Your task is to copy the stretch of lines in the records below that begins with the line containing "- Blazer: $219.00 (clothing)" and ends with the line containing "- Deli sandwich: $7.85 (restaurant meals)", exactly as written, with nothing added.

** Opening GIVEN RECORDS block **

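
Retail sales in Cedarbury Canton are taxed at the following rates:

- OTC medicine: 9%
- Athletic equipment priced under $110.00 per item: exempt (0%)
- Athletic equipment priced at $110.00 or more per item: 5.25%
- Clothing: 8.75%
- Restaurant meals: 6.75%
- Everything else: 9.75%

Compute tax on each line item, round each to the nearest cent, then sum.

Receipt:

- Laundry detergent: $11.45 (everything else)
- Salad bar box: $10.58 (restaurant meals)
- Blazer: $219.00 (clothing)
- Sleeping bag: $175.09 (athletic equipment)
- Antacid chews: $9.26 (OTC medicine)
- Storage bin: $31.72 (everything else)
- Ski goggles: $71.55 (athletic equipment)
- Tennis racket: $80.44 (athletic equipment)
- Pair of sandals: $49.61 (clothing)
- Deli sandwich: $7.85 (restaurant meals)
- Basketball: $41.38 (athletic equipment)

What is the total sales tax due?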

** Closing GIVEN RECORDS block **

### SOLUTION BELOW
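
- Blazer: $219.00 (clothing)
- Sleeping bag: $175.09 (athletic equipment)
- Antacid chews: $9.26 (OTC medicine)
- Storage bin: $31.72 (everything else)
- Ski goggles: $71.55 (athletic equipment)
- Tennis racket: $80.44 (athletic equipment)
- Pair of sandals: $49.61 (clothing)
- Deli sandwich: $7.85 (restaurant meals)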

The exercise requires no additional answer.